→ TASK GOAL: Each record should be written out exactly as given.

--- START ---

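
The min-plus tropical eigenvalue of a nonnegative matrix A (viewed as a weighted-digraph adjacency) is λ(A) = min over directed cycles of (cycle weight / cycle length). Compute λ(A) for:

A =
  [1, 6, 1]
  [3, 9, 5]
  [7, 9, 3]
λ(A) = 1

Enumerate directed cycles and compute their means (weight / length). Sample:
  cycle 0 → 0: weight = 1, length = 1, mean = 1/1 ≈ 1.000
  cycle 1 → 1: weight = 9, length = 1, mean = 9/1 ≈ 9.000
  cycle 2 → 2: weight = 3, length = 1, mean = 3/1 ≈ 3.000
  cycle 0 → 1 → 0: weight = 9, length = 2, mean = 9/2 ≈ 4.500
  cycle 0 → 2 → 0: weight = 8, length = 2, mean = 8/2 ≈ 4.000
  cycle 1 → 0 → 1: weight = 9, length = 2, mean = 9/2 ≈ 4.500
Minimum mean = 1.000, attained e.g. along the cycle 0 → 0 with weight 1 and length 1. So λ(A) = 1/1 = 1.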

--- END ---

→ TASK ANSWER:
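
The min-plus tropical eigenvalue of a nonnegative matrix A (viewed as a weighted-digraph adjacency) is λ(A) = min over directed cycles of (cycle weight / cycle length). Compute λ(A) for:

A =
  [1, 6, 1]
  [3, 9, 5]
  [7, 9, 3]
λ(A) = 1

Enumerate directed cycles and compute their means (weight / length). Sample:
  cycle 0 → 0: weight = 1, length = 1, mean = 1/1 ≈ 1.000
  cycle 1 → 1: weight = 9, length = 1, mean = 9/1 ≈ 9.000
  cycle 2 → 2: weight = 3, length = 1, mean = 3/1 ≈ 3.000
  cycle 0 → 1 → 0: weight = 9, length = 2, mean = 9/2 ≈ 4.500
  cycle 0 → 2 → 0: weight = 8, length = 2, mean = 8/2 ≈ 4.000
  cycle 1 → 0 → 1: weight = 9, length = 2, mean = 9/2 ≈ 4.500
Minimum mean = 1.000, attained e.g. along the cycle 0 → 0 with weight 1 and length 1. So λ(A) = 1/1 = 1.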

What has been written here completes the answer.